BEGIN RECORDS PROVIDED
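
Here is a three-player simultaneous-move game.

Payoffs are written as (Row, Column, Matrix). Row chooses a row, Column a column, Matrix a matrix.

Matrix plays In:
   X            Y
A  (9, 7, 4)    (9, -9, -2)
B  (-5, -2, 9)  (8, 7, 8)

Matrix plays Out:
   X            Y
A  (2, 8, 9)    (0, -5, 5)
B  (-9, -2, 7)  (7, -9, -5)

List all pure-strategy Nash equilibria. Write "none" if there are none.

Pure NE: (A, X, Out)

For each strategy profile, look for a profitable unilateral deviation.
(A, X, In): Matrix can switch to Out (4 → 9). Not NE.
(A, X, Out): Row gets 2, best alternative -9; Column gets 8, best alternative -5; Matrix gets 9, best alternative 4. No profitable deviation — NE.
(A, Y, In): Column can switch to X (-9 → 7). Not NE.
(A, Y, Out): Row can switch to B (0 → 7). Not NE.
(B, X, In): Row can switch to A (-5 → 9). Not NE.
(B, X, Out): Row can switch to A (-9 → 2). Not NE.
(B, Y, In): Row can switch to A (8 → 9). Not NE.
(B, Y, Out): Column can switch to X (-9 → -2). Not NE.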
END RECORDS PROVIDED
GOAL OF THE EXERCISE | The exact lines from the one containing "Payoffs are written" through the end of the listing above are the expected output; include nothing else.

ANSWER BELOW |
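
Payoffs are written as (Row, Column, Matrix). Row chooses a row, Column a column, Matrix a matrix.

Matrix plays In:
   X            Y
A  (9, 7, 4)    (9, -9, -2)
B  (-5, -2, 9)  (8, 7, 8)

Matrix plays Out:
   X            Y
A  (2, 8, 9)    (0, -5, 5)
B  (-9, -2, 7)  (7, -9, -5)

List all pure-strategy Nash equilibria. Write "none" if there are none.

Pure NE: (A, X, Out)

For each strategy profile, look for a profitable unilateral deviation.
(A, X, In): Matrix can switch to Out (4 → 9). Not NE.
(A, X, Out): Row gets 2, best alternative -9; Column gets 8, best alternative -5; Matrix gets 9, best alternative 4. No profitable deviation — NE.
(A, Y, In): Column can switch to X (-9 → 7). Not NE.
(A, Y, Out): Row can switch to B (0 → 7). Not NE.
(B, X, In): Row can switch to A (-5 → 9). Not NE.
(B, X, Out): Row can switch to A (-9 → 2). Not NE.
(B, Y, In): Row can switch to A (8 → 9). Not NE.
(B, Y, Out): Column can switch to X (-9 → -2). Not NE.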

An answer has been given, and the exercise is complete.